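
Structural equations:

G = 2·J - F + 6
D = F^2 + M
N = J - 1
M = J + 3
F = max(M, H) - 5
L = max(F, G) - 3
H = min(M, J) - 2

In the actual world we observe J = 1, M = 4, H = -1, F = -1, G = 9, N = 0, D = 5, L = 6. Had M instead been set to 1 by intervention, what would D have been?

Under do(M=1), the mechanism M = J + 3 is discarded; M is fixed at 1.
H = min(M, J) - 2  [with M=1, J=1]  = -1
F = max(M, H) - 5  [with M=1, H=-1]  = -4
D = F^2 + M  [with F=-4, M=1]  = 17

17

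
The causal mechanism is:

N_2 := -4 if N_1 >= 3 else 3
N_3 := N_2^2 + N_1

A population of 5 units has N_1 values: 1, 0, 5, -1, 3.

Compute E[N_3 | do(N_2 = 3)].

10.6

Every unit gets N_2=3 under the intervention. N_3 values become 10, 9, 14, 8, 12; E[N_3|do(N_2=3)] = 10.6.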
· · · · ·
YOUR OBJECTIVE:
One inclusive range is required: first line of the data through the line containing "A population of". Set it down exactly and output nothing else.

RESULT FOR THIS EXERCISE:
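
Structural equations:

G = 2·J - F + 6
D = F^2 + M
N = J - 1
M = J + 3
F = max(M, H) - 5
L = max(F, G) - 3
H = min(M, J) - 2

In the actual world we observe J = 1, M = 4, H = -1, F = -1, G = 9, N = 0, D = 5, L = 6. Had M instead been set to 1 by intervention, what would D have been?

Under do(M=1), the mechanism M = J + 3 is discarded; M is fixed at 1.
H = min(M, J) - 2  [with M=1, J=1]  = -1
F = max(M, H) - 5  [with M=1, H=-1]  = -4
D = F^2 + M  [with F=-4, M=1]  = 17

17

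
The causal mechanism is:

N_2 := -4 if N_1 >= 3 else 3
N_3 := N_2^2 + N_1

A population of 5 units has N_1 values: 1, 0, 5, -1, 3.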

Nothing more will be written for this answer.